> **TASK TO COMPLETE**: Each record is to be copied exactly as written.

> **SUPPLIED MATERIAL**:
* * * * *

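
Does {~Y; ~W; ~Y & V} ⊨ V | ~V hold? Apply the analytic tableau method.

Yes

Initial set: {~Y; ~W; (~Y & V); ~(V | ~V)}.
(~Y & V): α-rule — add ~Y, V.
~(V | ~V): α-rule — add ~V, ~~V.
× closes — contains both V and ~V.
All 1 branch closes.
Every branch closed, so the premises entail the conclusion.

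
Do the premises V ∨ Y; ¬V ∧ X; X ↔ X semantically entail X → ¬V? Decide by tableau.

Initial set: {T (V ∨ Y); T (¬V ∧ X); T (X ↔ X); F (X → ¬V)}.
T (¬V ∧ X): α-rule — add T ¬V, T X.
F (X → ¬V): α-rule — add T X, F ¬V.
× closes — contains both V and ¬V.
All 1 branch closes.
Every branch closed, so the premises entail the conclusion.

Yes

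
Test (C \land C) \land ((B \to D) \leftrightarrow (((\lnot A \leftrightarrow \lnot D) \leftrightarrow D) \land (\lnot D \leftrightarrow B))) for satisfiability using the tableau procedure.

Satisfiable

Initial set: {((C \land C) \land ((B \to D) \leftrightarrow (((\lnot A \leftrightarrow \lnot D) \leftrightarrow D) \land (\lnot D \leftrightarrow B))))}.
((C \land C) \land ((B \to D) \leftrightarrow (((\lnot A \leftrightarrow \lnot D) \leftrightarrow D) \land (\lnot D \leftrightarrow B)))): α-rule — add (C \land C), ((B \to D) \leftrightarrow (((\lnot A \leftrightarrow \lnot D) \leftrightarrow D) \land (\lnot D \leftrightarrow B))).
(C \land C): α-rule — add C, C.
((B \to D) \leftrightarrow (((\lnot A \leftrightarrow \lnot D) \leftrightarrow D) \land (\lnot D \leftrightarrow B))): β-rule — branch into (B \to D), (((\lnot A \leftrightarrow \lnot D) \leftrightarrow D) \land (\lnot D \leftrightarrow B))  //  \lnot (B \to D), \lnot (((\lnot A \leftrightarrow \lnot D) \leftrightarrow D) \land (\lnot D \leftrightarrow B)).
  branch 1 (add (B \to D), (((\lnot A \leftrightarrow \lnot D) \leftrightarrow D) \land (\lnot D \leftrightarrow B))):
    (((\lnot A \leftrightarrow \lnot D) \leftrightarrow D) \land (\lnot D \leftrightarrow B)): α-rule — add ((\lnot A \leftrightarrow \lnot D) \leftrightarrow D), (\lnot D \leftrightarrow B).
    (B \to D): β-rule — branch into \lnot B  //  D.
      branch 1.1 (add \lnot B):
        ((\lnot A \leftrightarrow \lnot D) \leftrightarrow D): β-rule — branch into (\lnot A \leftrightarrow \lnot D), D  //  \lnot (\lnot A \leftrightarrow \lnot D), \lnot D.
          branch 1.1.1 (add (\lnot A \leftrightarrow \lnot D), D):
            (\lnot D \leftrightarrow B): β-rule — branch into \lnot D, B  //  \lnot \lnot D, \lnot B.
              branch 1.1.1.1 (add \lnot D, B):
                × closes — contains both D and \lnot D.
              branch 1.1.1.2 (add \lnot \lnot D, \lnot B):
                (\lnot A \leftrightarrow \lnot D): β-rule — branch into \lnot A, \lnot D  //  \lnot \lnot A, \lnot \lnot D.
                  branch 1.1.1.2.1 (add \lnot A, \lnot D):
                    × closes — contains both D and \lnot D.
                  branch 1.1.1.2.2 (add \lnot \lnot A, \lnot \lnot D):
                    ○ open, literals {A=true, B=false, C=true, D=true}.
          branch 1.1.2 (add \lnot (\lnot A \leftrightarrow \lnot D), \lnot D):
            (\lnot D \leftrightarrow B): β-rule — branch into \lnot D, B  //  \lnot \lnot D, \lnot B.
              branch 1.1.2.1 (add \lnot D, B):
                × closes — contains both B and \lnot B.
              branch 1.1.2.2 (add \lnot \lnot D, \lnot B):
                × closes — contains both D and \lnot D.
      branch 1.2 (add D):
        ((\lnot A \leftrightarrow \lnot D) \leftrightarrow D): β-rule — branch into (\lnot A \leftrightarrow \lnot D), D  //  \lnot (\lnot A \leftrightarrow \lnot D), \lnot D.
          branch 1.2.1 (add (\lnot A \leftrightarrow \lnot D), D):
            (\lnot D \leftrightarrow B): β-rule — branch into \lnot D, B  //  \lnot \lnot D, \lnot B.
              branch 1.2.1.1 (add \lnot D, B):
                × closes — contains both D and \lnot D.
              branch 1.2.1.2 (add \lnot \lnot D, \lnot B):
                (\lnot A \leftrightarrow \lnot D): β-rule — branch into \lnot A, \lnot D  //  \lnot \lnot A, \lnot \lnot D.
                  branch 1.2.1.2.1 (add \lnot A, \lnot D):
                    × closes — contains both D and \lnot D.
                  branch 1.2.1.2.2 (add \lnot \lnot A, \lnot \lnot D):
                    ○ open, literals {A=true, B=false, C=true, D=true}.
          branch 1.2.2 (add \lnot (\lnot A \leftrightarrow \lnot D), \lnot D):
            × closes — contains both D and \lnot D.
  branch 2 (add \lnot (B \to D), \lnot (((\lnot A \leftrightarrow \lnot D) \leftrightarrow D) \land (\lnot D \leftrightarrow B))):
    \lnot (B \to D): α-rule — add B, \lnot D.
    \lnot (((\lnot A \leftrightarrow \lnot D) \leftrightarrow D) \land (\lnot D \leftrightarrow B)): β-rule — branch into \lnot ((\lnot A \leftrightarrow \lnot D) \leftrightarrow D)  //  \lnot (\lnot D \leftrightarrow B).
      branch 2.1 (add \lnot ((\lnot A \leftrightarrow \lnot D) \leftrightarrow D)):
        \lnot ((\lnot A \leftrightarrow \lnot D) \leftrightarrow D): β-rule — branch into (\lnot A \leftrightarrow \lnot D), \lnot D  //  \lnot (\lnot A \leftrightarrow \lnot D), D.
          branch 2.1.1 (add (\lnot A \leftrightarrow \lnot D), \lnot D):
            (\lnot A \leftrightarrow \lnot D): β-rule — branch into \lnot A, \lnot D  //  \lnot \lnot A, \lnot \lnot D.
              branch 2.1.1.1 (add \lnot A, \lnot D):
                ○ open, literals {A=false, B=true, C=true, D=false}.
              branch 2.1.1.2 (add \lnot \lnot A, \lnot \lnot D):
                × closes — contains both D and \lnot D.
          branch 2.1.2 (add \lnot (\lnot A \leftrightarrow \lnot D), D):
            × closes — contains both D and \lnot D.
      branch 2.2 (add \lnot (\lnot D \leftrightarrow B)):
        \lnot (\lnot D \leftrightarrow B): β-rule — branch into \lnot D, \lnot B  //  \lnot \lnot D, B.
          branch 2.2.1 (add \lnot D, \lnot B):
            × closes — contains both B and \lnot B.
          branch 2.2.2 (add \lnot \lnot D, B):
            × closes — contains both D and \lnot D.
11 branches closed, 3 open.
An open branch gives a satisfying assignment: A=true, B=false, C=true, D=true.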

* * * * *

> **ANSWER TO THE PROBLEM**:
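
Does {~Y; ~W; ~Y & V} ⊨ V | ~V hold? Apply the analytic tableau method.

Yes

Initial set: {~Y; ~W; (~Y & V); ~(V | ~V)}.
(~Y & V): α-rule — add ~Y, V.
~(V | ~V): α-rule — add ~V, ~~V.
× closes — contains both V and ~V.
All 1 branch closes.
Every branch closed, so the premises entail the conclusion.

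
Do the premises V ∨ Y; ¬V ∧ X; X ↔ X semantically entail X → ¬V? Decide by tableau.

Initial set: {T (V ∨ Y); T (¬V ∧ X); T (X ↔ X); F (X → ¬V)}.
T (¬V ∧ X): α-rule — add T ¬V, T X.
F (X → ¬V): α-rule — add T X, F ¬V.
× closes — contains both V and ¬V.
All 1 branch closes.
Every branch closed, so the premises entail the conclusion.

Yes

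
Test (C \land C) \land ((B \to D) \leftrightarrow (((\lnot A \leftrightarrow \lnot D) \leftrightarrow D) \land (\lnot D \leftrightarrow B))) for satisfiability using the tableau procedure.

Satisfiable

Initial set: {((C \land C) \land ((B \to D) \leftrightarrow (((\lnot A \leftrightarrow \lnot D) \leftrightarrow D) \land (\lnot D \leftrightarrow B))))}.
((C \land C) \land ((B \to D) \leftrightarrow (((\lnot A \leftrightarrow \lnot D) \leftrightarrow D) \land (\lnot D \leftrightarrow B)))): α-rule — add (C \land C), ((B \to D) \leftrightarrow (((\lnot A \leftrightarrow \lnot D) \leftrightarrow D) \land (\lnot D \leftrightarrow B))).
(C \land C): α-rule — add C, C.
((B \to D) \leftrightarrow (((\lnot A \leftrightarrow \lnot D) \leftrightarrow D) \land (\lnot D \leftrightarrow B))): β-rule — branch into (B \to D), (((\lnot A \leftrightarrow \lnot D) \leftrightarrow D) \land (\lnot D \leftrightarrow B))  //  \lnot (B \to D), \lnot (((\lnot A \leftrightarrow \lnot D) \leftrightarrow D) \land (\lnot D \leftrightarrow B)).
  branch 1 (add (B \to D), (((\lnot A \leftrightarrow \lnot D) \leftrightarrow D) \land (\lnot D \leftrightarrow B))):
    (((\lnot A \leftrightarrow \lnot D) \leftrightarrow D) \land (\lnot D \leftrightarrow B)): α-rule — add ((\lnot A \leftrightarrow \lnot D) \leftrightarrow D), (\lnot D \leftrightarrow B).
    (B \to D): β-rule — branch into \lnot B  //  D.
      branch 1.1 (add \lnot B):
        ((\lnot A \leftrightarrow \lnot D) \leftrightarrow D): β-rule — branch into (\lnot A \leftrightarrow \lnot D), D  //  \lnot (\lnot A \leftrightarrow \lnot D), \lnot D.
          branch 1.1.1 (add (\lnot A \leftrightarrow \lnot D), D):
            (\lnot D \leftrightarrow B): β-rule — branch into \lnot D, B  //  \lnot \lnot D, \lnot B.
              branch 1.1.1.1 (add \lnot D, B):
                × closes — contains both D and \lnot D.
              branch 1.1.1.2 (add \lnot \lnot D, \lnot B):
                (\lnot A \leftrightarrow \lnot D): β-rule — branch into \lnot A, \lnot D  //  \lnot \lnot A, \lnot \lnot D.
                  branch 1.1.1.2.1 (add \lnot A, \lnot D):
                    × closes — contains both D and \lnot D.
                  branch 1.1.1.2.2 (add \lnot \lnot A, \lnot \lnot D):
                    ○ open, literals {A=true, B=false, C=true, D=true}.
          branch 1.1.2 (add \lnot (\lnot A \leftrightarrow \lnot D), \lnot D):
            (\lnot D \leftrightarrow B): β-rule — branch into \lnot D, B  //  \lnot \lnot D, \lnot B.
              branch 1.1.2.1 (add \lnot D, B):
                × closes — contains both B and \lnot B.
              branch 1.1.2.2 (add \lnot \lnot D, \lnot B):
                × closes — contains both D and \lnot D.
      branch 1.2 (add D):
        ((\lnot A \leftrightarrow \lnot D) \leftrightarrow D): β-rule — branch into (\lnot A \leftrightarrow \lnot D), D  //  \lnot (\lnot A \leftrightarrow \lnot D), \lnot D.
          branch 1.2.1 (add (\lnot A \leftrightarrow \lnot D), D):
            (\lnot D \leftrightarrow B): β-rule — branch into \lnot D, B  //  \lnot \lnot D, \lnot B.
              branch 1.2.1.1 (add \lnot D, B):
                × closes — contains both D and \lnot D.
              branch 1.2.1.2 (add \lnot \lnot D, \lnot B):
                (\lnot A \leftrightarrow \lnot D): β-rule — branch into \lnot A, \lnot D  //  \lnot \lnot A, \lnot \lnot D.
                  branch 1.2.1.2.1 (add \lnot A, \lnot D):
                    × closes — contains both D and \lnot D.
                  branch 1.2.1.2.2 (add \lnot \lnot A, \lnot \lnot D):
                    ○ open, literals {A=true, B=false, C=true, D=true}.
          branch 1.2.2 (add \lnot (\lnot A \leftrightarrow \lnot D), \lnot D):
            × closes — contains both D and \lnot D.
  branch 2 (add \lnot (B \to D), \lnot (((\lnot A \leftrightarrow \lnot D) \leftrightarrow D) \land (\lnot D \leftrightarrow B))):
    \lnot (B \to D): α-rule — add B, \lnot D.
    \lnot (((\lnot A \leftrightarrow \lnot D) \leftrightarrow D) \land (\lnot D \leftrightarrow B)): β-rule — branch into \lnot ((\lnot A \leftrightarrow \lnot D) \leftrightarrow D)  //  \lnot (\lnot D \leftrightarrow B).
      branch 2.1 (add \lnot ((\lnot A \leftrightarrow \lnot D) \leftrightarrow D)):
        \lnot ((\lnot A \leftrightarrow \lnot D) \leftrightarrow D): β-rule — branch into (\lnot A \leftrightarrow \lnot D), \lnot D  //  \lnot (\lnot A \leftrightarrow \lnot D), D.
          branch 2.1.1 (add (\lnot A \leftrightarrow \lnot D), \lnot D):
            (\lnot A \leftrightarrow \lnot D): β-rule — branch into \lnot A, \lnot D  //  \lnot \lnot A, \lnot \lnot D.
              branch 2.1.1.1 (add \lnot A, \lnot D):
                ○ open, literals {A=false, B=true, C=true, D=false}.
              branch 2.1.1.2 (add \lnot \lnot A, \lnot \lnot D):
                × closes — contains both D and \lnot D.
          branch 2.1.2 (add \lnot (\lnot A \leftrightarrow \lnot D), D):
            × closes — contains both D and \lnot D.
      branch 2.2 (add \lnot (\lnot D \leftrightarrow B)):
        \lnot (\lnot D \leftrightarrow B): β-rule — branch into \lnot D, \lnot B  //  \lnot \lnot D, B.
          branch 2.2.1 (add \lnot D, \lnot B):
            × closes — contains both B and \lnot B.
          branch 2.2.2 (add \lnot \lnot D, B):
            × closes — contains both D and \lnot D.
11 branches closed, 3 open.
An open branch gives a satisfying assignment: A=true, B=false, C=true, D=true.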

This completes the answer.